Task prompt
Below are some entries. Repeat exactly the lines from the one with "E: y^2 = x^3 + x" through the one with "Using double-and-add on", and only those.

(Information)

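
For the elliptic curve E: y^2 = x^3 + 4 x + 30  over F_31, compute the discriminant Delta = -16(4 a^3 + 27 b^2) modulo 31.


4 a^3 + 27 b^2 = 4*4^3 + 27*30^2 = 256 + 24300 = 24556
Delta = -16 * (24556) = -392896
Delta mod 31 = 29

Delta = 29 (mod 31)


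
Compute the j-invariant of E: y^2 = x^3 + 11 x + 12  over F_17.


Delta = -16(4 a^3 + 27 b^2) mod 17 = 15
-1728 * (4 a)^3 = -1728 * (4*11)^3 mod 17 = 16
j = 16 * 15^(-1) mod 17 = 9

j = 9 (mod 17)


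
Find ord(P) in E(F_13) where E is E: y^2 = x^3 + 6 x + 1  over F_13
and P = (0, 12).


Compute successive multiples of P until we hit O:
  1P = (0, 12)
  2P = (9, 2)
  3P = (7, 3)
  4P = (5, 0)
  5P = (7, 10)
  6P = (9, 11)
  7P = (0, 1)
  8P = O

ord(P) = 8


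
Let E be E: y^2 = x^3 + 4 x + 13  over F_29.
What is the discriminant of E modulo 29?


4 a^3 + 27 b^2 = 4*4^3 + 27*13^2 = 256 + 4563 = 4819
Delta = -16 * (4819) = -77104
Delta mod 29 = 7

Delta = 7 (mod 29)


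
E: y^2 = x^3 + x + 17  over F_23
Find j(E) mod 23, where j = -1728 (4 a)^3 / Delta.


Delta = -16(4 a^3 + 27 b^2) mod 23 = 1
-1728 * (4 a)^3 = -1728 * (4*1)^3 mod 23 = 15
j = 15 * 1^(-1) mod 23 = 15

j = 15 (mod 23)


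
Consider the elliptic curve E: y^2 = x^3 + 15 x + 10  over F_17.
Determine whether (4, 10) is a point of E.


Check whether y^2 = x^3 + 15 x + 10 (mod 17) for (x, y) = (4, 10).
LHS: y^2 = 10^2 mod 17 = 15
RHS: x^3 + 15 x + 10 = 4^3 + 15*4 + 10 mod 17 = 15
LHS = RHS

Yes, on the curve


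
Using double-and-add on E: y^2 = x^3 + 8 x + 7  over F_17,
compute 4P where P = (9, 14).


k = 4 = 100_2 (binary, LSB first: 001)
Double-and-add from P = (9, 14):
  bit 0 = 0: acc unchanged = O
  bit 1 = 0: acc unchanged = O
  bit 2 = 1: acc = O + (11, 10) = (11, 10)

4P = (11, 10)


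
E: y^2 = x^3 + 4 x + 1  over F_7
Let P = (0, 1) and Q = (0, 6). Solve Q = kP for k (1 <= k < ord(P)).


Enumerate multiples of P until we hit Q = (0, 6):
  1P = (0, 1)
  2P = (4, 5)
  3P = (4, 2)
  4P = (0, 6)
Match found at i = 4.

k = 4


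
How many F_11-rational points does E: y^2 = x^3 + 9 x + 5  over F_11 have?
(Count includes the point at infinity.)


For each x in F_11, count y with y^2 = x^3 + 9 x + 5 mod 11:
  x = 0: RHS = 5, y in [4, 7]  -> 2 point(s)
  x = 1: RHS = 4, y in [2, 9]  -> 2 point(s)
  x = 2: RHS = 9, y in [3, 8]  -> 2 point(s)
  x = 3: RHS = 4, y in [2, 9]  -> 2 point(s)
  x = 6: RHS = 0, y in [0]  -> 1 point(s)
  x = 7: RHS = 4, y in [2, 9]  -> 2 point(s)
  x = 9: RHS = 1, y in [1, 10]  -> 2 point(s)
Affine points: 13. Add the point at infinity: total = 14.

#E(F_11) = 14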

(End Information)

Response
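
E: y^2 = x^3 + x + 17  over F_23
Find j(E) mod 23, where j = -1728 (4 a)^3 / Delta.


Delta = -16(4 a^3 + 27 b^2) mod 23 = 1
-1728 * (4 a)^3 = -1728 * (4*1)^3 mod 23 = 15
j = 15 * 1^(-1) mod 23 = 15

j = 15 (mod 23)


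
Consider the elliptic curve E: y^2 = x^3 + 15 x + 10  over F_17.
Determine whether (4, 10) is a point of E.


Check whether y^2 = x^3 + 15 x + 10 (mod 17) for (x, y) = (4, 10).
LHS: y^2 = 10^2 mod 17 = 15
RHS: x^3 + 15 x + 10 = 4^3 + 15*4 + 10 mod 17 = 15
LHS = RHS

Yes, on the curve


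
Using double-and-add on E: y^2 = x^3 + 8 x + 7  over F_17,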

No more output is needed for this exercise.